Saved entries:
+-------+

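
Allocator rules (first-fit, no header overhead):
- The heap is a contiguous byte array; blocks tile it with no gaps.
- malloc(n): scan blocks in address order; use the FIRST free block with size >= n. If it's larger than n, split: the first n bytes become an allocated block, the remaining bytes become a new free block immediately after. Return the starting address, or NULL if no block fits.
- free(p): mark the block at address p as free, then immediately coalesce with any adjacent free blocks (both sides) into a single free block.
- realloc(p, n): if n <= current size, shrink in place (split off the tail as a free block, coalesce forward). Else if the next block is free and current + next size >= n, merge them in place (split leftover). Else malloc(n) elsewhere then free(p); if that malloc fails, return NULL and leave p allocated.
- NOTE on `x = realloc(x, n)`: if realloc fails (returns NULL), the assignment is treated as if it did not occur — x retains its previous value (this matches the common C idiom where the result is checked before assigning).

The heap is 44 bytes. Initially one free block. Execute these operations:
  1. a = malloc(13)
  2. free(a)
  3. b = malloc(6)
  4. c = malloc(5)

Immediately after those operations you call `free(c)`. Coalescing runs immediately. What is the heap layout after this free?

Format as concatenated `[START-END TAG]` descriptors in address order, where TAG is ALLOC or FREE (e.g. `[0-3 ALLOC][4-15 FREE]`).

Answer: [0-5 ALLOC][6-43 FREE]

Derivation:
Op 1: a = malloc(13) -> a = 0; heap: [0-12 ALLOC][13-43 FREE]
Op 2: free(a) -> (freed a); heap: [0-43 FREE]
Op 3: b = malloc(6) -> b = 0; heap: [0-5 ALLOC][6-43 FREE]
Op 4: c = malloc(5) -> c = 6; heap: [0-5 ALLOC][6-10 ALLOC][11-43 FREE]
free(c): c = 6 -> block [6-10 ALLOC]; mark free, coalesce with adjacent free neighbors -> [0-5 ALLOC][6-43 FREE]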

+-------+

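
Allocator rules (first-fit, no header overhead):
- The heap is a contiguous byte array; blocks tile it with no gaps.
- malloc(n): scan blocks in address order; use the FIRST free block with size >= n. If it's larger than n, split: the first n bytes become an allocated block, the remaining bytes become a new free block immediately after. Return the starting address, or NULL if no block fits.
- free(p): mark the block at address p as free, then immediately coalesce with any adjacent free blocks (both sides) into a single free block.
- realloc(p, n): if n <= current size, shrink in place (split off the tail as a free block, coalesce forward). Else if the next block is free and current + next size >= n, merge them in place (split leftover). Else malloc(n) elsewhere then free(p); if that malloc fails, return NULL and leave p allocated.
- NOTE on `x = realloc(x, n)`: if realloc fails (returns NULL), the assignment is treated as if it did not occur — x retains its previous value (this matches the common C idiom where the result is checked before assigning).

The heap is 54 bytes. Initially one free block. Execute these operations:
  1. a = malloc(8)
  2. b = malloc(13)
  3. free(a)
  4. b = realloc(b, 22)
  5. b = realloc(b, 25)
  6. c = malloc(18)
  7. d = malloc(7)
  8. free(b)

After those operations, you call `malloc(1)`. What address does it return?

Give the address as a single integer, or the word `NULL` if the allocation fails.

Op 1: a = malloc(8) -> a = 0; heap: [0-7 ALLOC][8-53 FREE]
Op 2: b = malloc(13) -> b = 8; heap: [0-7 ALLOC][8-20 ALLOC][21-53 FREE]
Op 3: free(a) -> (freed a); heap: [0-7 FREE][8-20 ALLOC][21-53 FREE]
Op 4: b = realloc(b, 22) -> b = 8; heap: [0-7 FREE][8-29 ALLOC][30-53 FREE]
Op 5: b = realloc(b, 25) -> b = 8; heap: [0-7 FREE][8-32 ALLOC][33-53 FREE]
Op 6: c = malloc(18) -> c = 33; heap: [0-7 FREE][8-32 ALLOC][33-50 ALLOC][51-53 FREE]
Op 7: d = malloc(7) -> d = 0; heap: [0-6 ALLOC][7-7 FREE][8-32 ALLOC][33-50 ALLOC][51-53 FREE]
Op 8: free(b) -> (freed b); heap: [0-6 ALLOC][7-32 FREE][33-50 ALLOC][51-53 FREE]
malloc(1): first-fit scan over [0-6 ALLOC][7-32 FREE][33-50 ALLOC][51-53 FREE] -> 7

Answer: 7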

+-------+

*Task brief:* Print again the lines of the entries above that fall between the line holding "5. b = realloc(b, 25)" and the line holding "After those operations, you", inclusive, exactly as they stand.

*Solution to the exercise:*
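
  5. b = realloc(b, 25)
  6. c = malloc(18)
  7. d = malloc(7)
  8. free(b)

After those operations, you call `malloc(1)`. What address does it return?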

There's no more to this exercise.